■ Activity: Give back the full data, unchanged and complete.

==== Task material

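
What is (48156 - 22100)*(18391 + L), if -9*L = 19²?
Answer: 4303356848/9 ≈ 4.7815e+8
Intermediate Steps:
L = -361/9 (L = -⅑*19² = -⅑*361 = -361/9 ≈ -40.111)
(48156 - 22100)*(18391 + L) = (48156 - 22100)*(18391 - 361/9) = 26056*(165158/9) = 4303356848/9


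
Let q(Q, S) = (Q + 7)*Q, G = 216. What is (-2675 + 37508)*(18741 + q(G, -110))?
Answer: 2330641197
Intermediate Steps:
q(Q, S) = Q*(7 + Q) (q(Q, S) = (7 + Q)*Q = Q*(7 + Q))
(-2675 + 37508)*(18741 + q(G, -110)) = (-2675 + 37508)*(18741 + 216*(7 + 216)) = 34833*(18741 + 216*223) = 34833*(18741 + 48168) = 34833*66909 = 2330641197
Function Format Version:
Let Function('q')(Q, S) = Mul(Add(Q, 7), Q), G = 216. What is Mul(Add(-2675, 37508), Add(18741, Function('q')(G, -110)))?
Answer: 2330641197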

========

■ Answer:
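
What is (48156 - 22100)*(18391 + L), if -9*L = 19²?
Answer: 4303356848/9 ≈ 4.7815e+8
Intermediate Steps:
L = -361/9 (L = -⅑*19² = -⅑*361 = -361/9 ≈ -40.111)
(48156 - 22100)*(18391 + L) = (48156 - 22100)*(18391 - 361/9) = 26056*(165158/9) = 4303356848/9


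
Let q(Q, S) = (Q + 7)*Q, G = 216. What is (-2675 + 37508)*(18741 + q(G, -110))?
Answer: 2330641197
Intermediate Steps:
q(Q, S) = Q*(7 + Q) (q(Q, S) = (7 + Q)*Q = Q*(7 + Q))
(-2675 + 37508)*(18741 + q(G, -110)) = (-2675 + 37508)*(18741 + 216*(7 + 216)) = 34833*(18741 + 216*223) = 34833*(18741 + 48168) = 34833*66909 = 2330641197
Function Format Version:
Let Function('q')(Q, S) = Mul(Add(Q, 7), Q), G = 216. What is Mul(Add(-2675, 37508), Add(18741, Function('q')(G, -110)))?
Answer: 2330641197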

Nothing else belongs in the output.